== Segment start ==

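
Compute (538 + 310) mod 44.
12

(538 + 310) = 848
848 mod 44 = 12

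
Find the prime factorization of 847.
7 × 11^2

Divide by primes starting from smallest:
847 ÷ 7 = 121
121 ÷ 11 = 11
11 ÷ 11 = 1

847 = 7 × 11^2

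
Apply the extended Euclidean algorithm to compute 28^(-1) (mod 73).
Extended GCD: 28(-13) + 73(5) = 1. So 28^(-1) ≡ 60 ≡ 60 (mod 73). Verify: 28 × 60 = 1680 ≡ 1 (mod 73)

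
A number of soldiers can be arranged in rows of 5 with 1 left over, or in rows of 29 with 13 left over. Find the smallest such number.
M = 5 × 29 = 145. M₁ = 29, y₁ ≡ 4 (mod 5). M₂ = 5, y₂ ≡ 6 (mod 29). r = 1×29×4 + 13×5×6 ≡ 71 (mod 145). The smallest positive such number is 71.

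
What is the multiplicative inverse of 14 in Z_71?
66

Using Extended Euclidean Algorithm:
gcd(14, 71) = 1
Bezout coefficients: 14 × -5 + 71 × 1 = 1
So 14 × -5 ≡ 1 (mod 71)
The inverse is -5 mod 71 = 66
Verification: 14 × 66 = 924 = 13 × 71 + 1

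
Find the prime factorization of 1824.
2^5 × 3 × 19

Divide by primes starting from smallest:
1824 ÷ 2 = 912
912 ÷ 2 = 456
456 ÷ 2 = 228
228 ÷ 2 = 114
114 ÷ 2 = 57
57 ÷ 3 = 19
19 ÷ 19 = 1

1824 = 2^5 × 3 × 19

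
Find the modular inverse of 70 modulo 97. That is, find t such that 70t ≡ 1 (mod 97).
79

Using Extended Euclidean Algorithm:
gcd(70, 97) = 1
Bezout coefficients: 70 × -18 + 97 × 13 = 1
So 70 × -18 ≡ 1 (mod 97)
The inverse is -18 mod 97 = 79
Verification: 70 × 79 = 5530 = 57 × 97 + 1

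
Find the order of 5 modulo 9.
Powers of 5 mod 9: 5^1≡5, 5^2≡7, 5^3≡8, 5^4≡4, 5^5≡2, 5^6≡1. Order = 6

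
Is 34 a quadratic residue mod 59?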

== Segment end ==

Aim of the task ▸
Without dropping a single line, output the records above exactly.

Your solution ▸
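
Compute (538 + 310) mod 44.
12

(538 + 310) = 848
848 mod 44 = 12

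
Find the prime factorization of 847.
7 × 11^2

Divide by primes starting from smallest:
847 ÷ 7 = 121
121 ÷ 11 = 11
11 ÷ 11 = 1

847 = 7 × 11^2

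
Apply the extended Euclidean algorithm to compute 28^(-1) (mod 73).
Extended GCD: 28(-13) + 73(5) = 1. So 28^(-1) ≡ 60 ≡ 60 (mod 73). Verify: 28 × 60 = 1680 ≡ 1 (mod 73)

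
A number of soldiers can be arranged in rows of 5 with 1 left over, or in rows of 29 with 13 left over. Find the smallest such number.
M = 5 × 29 = 145. M₁ = 29, y₁ ≡ 4 (mod 5). M₂ = 5, y₂ ≡ 6 (mod 29). r = 1×29×4 + 13×5×6 ≡ 71 (mod 145). The smallest positive such number is 71.

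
What is the multiplicative inverse of 14 in Z_71?
66

Using Extended Euclidean Algorithm:
gcd(14, 71) = 1
Bezout coefficients: 14 × -5 + 71 × 1 = 1
So 14 × -5 ≡ 1 (mod 71)
The inverse is -5 mod 71 = 66
Verification: 14 × 66 = 924 = 13 × 71 + 1

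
Find the prime factorization of 1824.
2^5 × 3 × 19

Divide by primes starting from smallest:
1824 ÷ 2 = 912
912 ÷ 2 = 456
456 ÷ 2 = 228
228 ÷ 2 = 114
114 ÷ 2 = 57
57 ÷ 3 = 19
19 ÷ 19 = 1

1824 = 2^5 × 3 × 19

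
Find the modular inverse of 70 modulo 97. That is, find t such that 70t ≡ 1 (mod 97).
79

Using Extended Euclidean Algorithm:
gcd(70, 97) = 1
Bezout coefficients: 70 × -18 + 97 × 13 = 1
So 70 × -18 ≡ 1 (mod 97)
The inverse is -18 mod 97 = 79
Verification: 70 × 79 = 5530 = 57 × 97 + 1

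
Find the order of 5 modulo 9.
Powers of 5 mod 9: 5^1≡5, 5^2≡7, 5^3≡8, 5^4≡4, 5^5≡2, 5^6≡1. Order = 6

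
Is 34 a quadratic residue mod 59?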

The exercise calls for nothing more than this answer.